====== Exercise inputs

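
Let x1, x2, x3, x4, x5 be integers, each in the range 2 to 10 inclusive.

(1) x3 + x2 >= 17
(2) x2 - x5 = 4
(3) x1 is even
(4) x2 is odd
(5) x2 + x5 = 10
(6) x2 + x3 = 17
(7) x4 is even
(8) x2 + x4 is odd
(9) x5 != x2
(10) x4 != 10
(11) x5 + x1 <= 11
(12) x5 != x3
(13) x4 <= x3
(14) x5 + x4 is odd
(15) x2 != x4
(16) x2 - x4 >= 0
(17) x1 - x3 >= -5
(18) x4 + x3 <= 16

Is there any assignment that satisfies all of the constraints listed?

Take x1 = 8, x2 = 7, x3 = 10, x4 = 4, x5 = 3. Then constraint 1: x3 + x2 = 17; constraint 2: x2 - x5 = 4; constraint 5: x2 + x5 = 10, and every other listed constraint is also met.

Satisfiable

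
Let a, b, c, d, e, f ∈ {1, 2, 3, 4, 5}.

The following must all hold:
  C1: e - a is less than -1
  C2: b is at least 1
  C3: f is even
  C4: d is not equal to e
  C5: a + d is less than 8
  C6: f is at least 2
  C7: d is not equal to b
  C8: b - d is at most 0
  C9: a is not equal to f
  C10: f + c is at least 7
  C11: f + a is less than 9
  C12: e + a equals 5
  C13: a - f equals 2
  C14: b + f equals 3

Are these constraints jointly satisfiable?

Setting (a, b, c, d, e, f) = (4, 1, 5, 3, 1, 2) satisfies everything: constraint 1: e - a = -3; constraint 5: a + d = 7; constraint 8: b - d = -2, and the others follow.

Satisfiable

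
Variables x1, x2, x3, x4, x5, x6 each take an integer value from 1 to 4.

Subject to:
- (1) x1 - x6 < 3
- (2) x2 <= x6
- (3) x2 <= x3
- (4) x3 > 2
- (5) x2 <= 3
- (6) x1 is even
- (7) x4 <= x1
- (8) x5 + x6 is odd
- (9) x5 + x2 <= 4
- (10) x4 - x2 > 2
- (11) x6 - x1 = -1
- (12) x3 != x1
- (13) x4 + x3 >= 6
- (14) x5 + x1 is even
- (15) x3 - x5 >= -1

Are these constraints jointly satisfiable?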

============

■ Instructions for the task ■
Your answer should consist of each line of the data above in which the word "even" occurs.

■ Exercise output ■
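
(3) x1 is even
(7) x4 is even
  C3: f is even
- (6) x1 is even
- (14) x5 + x1 is even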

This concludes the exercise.